● EXCERPTED DATA:

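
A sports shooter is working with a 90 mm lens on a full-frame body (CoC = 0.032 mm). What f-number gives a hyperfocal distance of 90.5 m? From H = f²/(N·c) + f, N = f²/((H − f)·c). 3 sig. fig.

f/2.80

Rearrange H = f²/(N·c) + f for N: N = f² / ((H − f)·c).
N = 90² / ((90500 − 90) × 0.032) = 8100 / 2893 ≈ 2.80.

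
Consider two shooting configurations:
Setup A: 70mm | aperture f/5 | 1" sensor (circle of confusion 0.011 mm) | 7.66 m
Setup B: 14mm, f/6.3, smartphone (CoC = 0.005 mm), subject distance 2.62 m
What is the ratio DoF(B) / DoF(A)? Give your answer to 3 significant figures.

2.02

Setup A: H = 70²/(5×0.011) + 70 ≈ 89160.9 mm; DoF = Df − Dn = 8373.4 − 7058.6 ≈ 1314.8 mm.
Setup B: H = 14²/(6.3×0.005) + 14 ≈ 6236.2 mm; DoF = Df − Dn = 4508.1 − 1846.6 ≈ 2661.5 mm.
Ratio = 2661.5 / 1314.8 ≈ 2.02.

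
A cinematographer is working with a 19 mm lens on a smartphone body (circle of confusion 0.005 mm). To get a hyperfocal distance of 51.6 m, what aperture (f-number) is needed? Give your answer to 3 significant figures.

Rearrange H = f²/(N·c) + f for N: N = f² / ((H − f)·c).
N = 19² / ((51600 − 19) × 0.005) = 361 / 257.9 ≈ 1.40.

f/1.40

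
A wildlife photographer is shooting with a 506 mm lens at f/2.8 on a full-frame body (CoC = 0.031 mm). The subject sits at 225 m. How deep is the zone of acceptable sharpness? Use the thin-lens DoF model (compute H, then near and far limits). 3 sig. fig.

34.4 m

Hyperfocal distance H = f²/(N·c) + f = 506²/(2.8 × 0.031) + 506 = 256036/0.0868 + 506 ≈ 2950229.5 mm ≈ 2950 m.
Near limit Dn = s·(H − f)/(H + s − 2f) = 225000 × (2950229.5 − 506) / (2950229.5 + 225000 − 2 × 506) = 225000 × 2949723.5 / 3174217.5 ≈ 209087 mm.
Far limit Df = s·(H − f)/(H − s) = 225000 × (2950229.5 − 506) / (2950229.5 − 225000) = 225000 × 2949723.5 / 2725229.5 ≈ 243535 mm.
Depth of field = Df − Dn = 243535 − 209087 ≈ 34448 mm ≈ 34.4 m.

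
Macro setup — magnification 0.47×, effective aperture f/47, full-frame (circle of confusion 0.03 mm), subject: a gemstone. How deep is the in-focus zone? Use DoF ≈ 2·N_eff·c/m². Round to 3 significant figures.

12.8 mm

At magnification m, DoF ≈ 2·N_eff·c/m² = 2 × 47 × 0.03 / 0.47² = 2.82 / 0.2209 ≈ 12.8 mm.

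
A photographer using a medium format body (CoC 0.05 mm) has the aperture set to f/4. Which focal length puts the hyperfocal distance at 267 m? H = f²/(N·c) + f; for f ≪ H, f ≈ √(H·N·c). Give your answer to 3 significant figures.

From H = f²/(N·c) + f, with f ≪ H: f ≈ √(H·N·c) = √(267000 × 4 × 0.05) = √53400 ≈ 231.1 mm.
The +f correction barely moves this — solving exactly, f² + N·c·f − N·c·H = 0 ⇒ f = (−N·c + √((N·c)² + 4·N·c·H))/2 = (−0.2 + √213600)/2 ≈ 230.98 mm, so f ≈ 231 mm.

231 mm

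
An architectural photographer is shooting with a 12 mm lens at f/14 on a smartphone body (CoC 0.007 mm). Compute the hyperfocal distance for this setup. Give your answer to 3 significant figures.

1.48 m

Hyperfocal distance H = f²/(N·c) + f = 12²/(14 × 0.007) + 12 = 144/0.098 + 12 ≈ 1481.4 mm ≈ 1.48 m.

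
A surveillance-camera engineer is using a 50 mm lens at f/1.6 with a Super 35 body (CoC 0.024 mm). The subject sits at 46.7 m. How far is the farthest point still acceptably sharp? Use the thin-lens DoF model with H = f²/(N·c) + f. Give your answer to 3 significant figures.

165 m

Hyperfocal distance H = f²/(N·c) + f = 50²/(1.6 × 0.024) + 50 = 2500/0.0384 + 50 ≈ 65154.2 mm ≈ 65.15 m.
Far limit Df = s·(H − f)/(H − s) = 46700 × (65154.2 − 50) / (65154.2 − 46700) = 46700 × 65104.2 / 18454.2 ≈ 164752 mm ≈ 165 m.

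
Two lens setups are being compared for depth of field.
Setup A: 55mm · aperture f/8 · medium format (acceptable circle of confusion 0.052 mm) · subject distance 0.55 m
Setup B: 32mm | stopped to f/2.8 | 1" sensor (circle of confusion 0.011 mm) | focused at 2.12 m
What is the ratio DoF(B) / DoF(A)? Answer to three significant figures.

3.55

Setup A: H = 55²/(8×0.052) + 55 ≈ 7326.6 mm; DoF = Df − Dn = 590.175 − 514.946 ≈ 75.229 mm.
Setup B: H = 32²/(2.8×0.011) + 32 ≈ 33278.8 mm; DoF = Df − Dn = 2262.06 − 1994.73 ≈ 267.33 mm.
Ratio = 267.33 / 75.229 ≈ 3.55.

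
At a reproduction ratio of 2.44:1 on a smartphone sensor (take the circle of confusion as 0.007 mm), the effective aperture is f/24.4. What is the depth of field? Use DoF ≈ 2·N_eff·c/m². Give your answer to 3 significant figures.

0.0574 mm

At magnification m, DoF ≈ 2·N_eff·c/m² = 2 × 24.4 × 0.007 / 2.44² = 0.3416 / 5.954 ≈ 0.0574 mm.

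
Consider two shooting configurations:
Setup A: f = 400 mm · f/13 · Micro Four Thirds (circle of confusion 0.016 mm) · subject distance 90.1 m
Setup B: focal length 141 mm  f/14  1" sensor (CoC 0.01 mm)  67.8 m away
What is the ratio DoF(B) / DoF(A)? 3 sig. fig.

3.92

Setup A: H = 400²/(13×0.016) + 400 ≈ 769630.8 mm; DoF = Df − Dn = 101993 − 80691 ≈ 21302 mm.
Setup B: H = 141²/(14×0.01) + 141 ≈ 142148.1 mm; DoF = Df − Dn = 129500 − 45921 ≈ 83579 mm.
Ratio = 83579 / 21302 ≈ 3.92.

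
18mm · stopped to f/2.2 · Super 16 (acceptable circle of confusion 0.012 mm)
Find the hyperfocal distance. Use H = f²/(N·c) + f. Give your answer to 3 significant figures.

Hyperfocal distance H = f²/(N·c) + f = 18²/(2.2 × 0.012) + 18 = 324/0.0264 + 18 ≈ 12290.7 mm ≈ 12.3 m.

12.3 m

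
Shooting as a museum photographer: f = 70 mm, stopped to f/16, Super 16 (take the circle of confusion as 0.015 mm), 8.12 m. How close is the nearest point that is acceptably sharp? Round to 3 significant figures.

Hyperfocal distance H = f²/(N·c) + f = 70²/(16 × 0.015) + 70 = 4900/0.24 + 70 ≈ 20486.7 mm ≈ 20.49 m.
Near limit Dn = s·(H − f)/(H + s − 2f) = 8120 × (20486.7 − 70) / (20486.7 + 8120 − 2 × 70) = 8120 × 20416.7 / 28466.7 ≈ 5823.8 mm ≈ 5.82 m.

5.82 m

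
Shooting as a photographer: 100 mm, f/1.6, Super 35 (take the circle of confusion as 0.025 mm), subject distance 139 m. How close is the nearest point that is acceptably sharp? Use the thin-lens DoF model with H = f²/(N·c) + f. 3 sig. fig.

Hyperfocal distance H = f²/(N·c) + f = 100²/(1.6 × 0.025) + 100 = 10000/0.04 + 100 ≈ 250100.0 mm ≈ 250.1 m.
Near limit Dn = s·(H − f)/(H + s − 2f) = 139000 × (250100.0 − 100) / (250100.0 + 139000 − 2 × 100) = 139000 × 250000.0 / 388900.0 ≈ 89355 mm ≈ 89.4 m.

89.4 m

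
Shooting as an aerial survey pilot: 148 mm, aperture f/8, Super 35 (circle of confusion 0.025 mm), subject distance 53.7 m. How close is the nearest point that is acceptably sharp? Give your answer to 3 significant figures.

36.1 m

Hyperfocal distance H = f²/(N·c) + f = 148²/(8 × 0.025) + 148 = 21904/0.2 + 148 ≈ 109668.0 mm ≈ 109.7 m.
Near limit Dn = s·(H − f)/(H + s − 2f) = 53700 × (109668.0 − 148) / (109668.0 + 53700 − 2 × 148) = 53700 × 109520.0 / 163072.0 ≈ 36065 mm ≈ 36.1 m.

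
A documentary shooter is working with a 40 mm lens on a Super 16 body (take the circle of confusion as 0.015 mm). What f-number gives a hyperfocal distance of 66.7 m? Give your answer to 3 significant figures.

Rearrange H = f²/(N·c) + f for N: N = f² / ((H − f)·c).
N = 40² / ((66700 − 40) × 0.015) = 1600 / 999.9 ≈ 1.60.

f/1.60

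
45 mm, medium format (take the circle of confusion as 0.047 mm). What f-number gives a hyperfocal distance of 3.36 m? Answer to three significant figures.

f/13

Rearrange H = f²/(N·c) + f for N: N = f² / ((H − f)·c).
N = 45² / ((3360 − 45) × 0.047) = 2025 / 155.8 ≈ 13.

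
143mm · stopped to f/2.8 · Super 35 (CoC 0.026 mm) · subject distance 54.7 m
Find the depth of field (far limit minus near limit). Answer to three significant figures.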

● WHAT THE TASK REQUIRES: Transcribe word for word the lines from the one holding "143mm · stopped" to the last line of the listing above, inclusive.

● SOLUTION FOR THIS EXERCISE:
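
143mm · stopped to f/2.8 · Super 35 (CoC 0.026 mm) · subject distance 54.7 m
Find the depth of field (far limit minus near limit). Answer to three significant figures.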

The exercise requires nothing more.